* _Dataset extract_

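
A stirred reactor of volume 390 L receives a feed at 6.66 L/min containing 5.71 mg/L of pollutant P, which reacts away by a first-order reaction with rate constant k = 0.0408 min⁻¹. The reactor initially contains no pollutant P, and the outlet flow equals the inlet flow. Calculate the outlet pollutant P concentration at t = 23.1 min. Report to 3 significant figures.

Species balance: V dC/dt = Q C_in − Q C − k V C.
This is linear with rate a = Q/V + k = 0.057877 min⁻¹.
C_ss = Q C_in/(Q + kV) = 1.6848 mg/L; C(t) = C_ss + (C₀ − C_ss) e^(−a t).
C(23.1) = 1.6848 + (-1.6848)·e^(−0.057877·23.1) = 1.6848 + (-1.6848)·0.26264 = 1.2423 mg/L.

1.24 mg/L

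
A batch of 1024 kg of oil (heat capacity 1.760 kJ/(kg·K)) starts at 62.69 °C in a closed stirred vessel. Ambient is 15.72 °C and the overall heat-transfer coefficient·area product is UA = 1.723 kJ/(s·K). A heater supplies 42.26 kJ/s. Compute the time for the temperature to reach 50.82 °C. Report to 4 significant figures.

Lumped-capacitance energy balance: M c_p dT/dt = UA(T_amb − T) + Q̇.
τ = M c_p/UA = 1045.99 s; T_ss = T_amb + Q̇/UA = 15.72 + 42.26/1.723 = 40.2470 °C.
T(t) = T_ss + (T₀ − T_ss)e^(−t/τ); set T = 50.82:
t = −τ ln[(T − T_ss)/(T₀ − T_ss)] = −1045.99 · ln(0.471105) = 787.290 s.

787.3 s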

* _To do_
Return all of the data precisely as it appears.

* _Answer to the exercise_
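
A stirred reactor of volume 390 L receives a feed at 6.66 L/min containing 5.71 mg/L of pollutant P, which reacts away by a first-order reaction with rate constant k = 0.0408 min⁻¹. The reactor initially contains no pollutant P, and the outlet flow equals the inlet flow. Calculate the outlet pollutant P concentration at t = 23.1 min. Report to 3 significant figures.

Species balance: V dC/dt = Q C_in − Q C − k V C.
This is linear with rate a = Q/V + k = 0.057877 min⁻¹.
C_ss = Q C_in/(Q + kV) = 1.6848 mg/L; C(t) = C_ss + (C₀ − C_ss) e^(−a t).
C(23.1) = 1.6848 + (-1.6848)·e^(−0.057877·23.1) = 1.6848 + (-1.6848)·0.26264 = 1.2423 mg/L.

1.24 mg/L

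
A batch of 1024 kg of oil (heat capacity 1.760 kJ/(kg·K)) starts at 62.69 °C in a closed stirred vessel. Ambient is 15.72 °C and the overall heat-transfer coefficient·area product is UA = 1.723 kJ/(s·K). A heater supplies 42.26 kJ/s. Compute the time for the temperature to reach 50.82 °C. Report to 4 significant figures.

Lumped-capacitance energy balance: M c_p dT/dt = UA(T_amb − T) + Q̇.
τ = M c_p/UA = 1045.99 s; T_ss = T_amb + Q̇/UA = 15.72 + 42.26/1.723 = 40.2470 °C.
T(t) = T_ss + (T₀ − T_ss)e^(−t/τ); set T = 50.82:
t = −τ ln[(T − T_ss)/(T₀ − T_ss)] = −1045.99 · ln(0.471105) = 787.290 s.

787.3 s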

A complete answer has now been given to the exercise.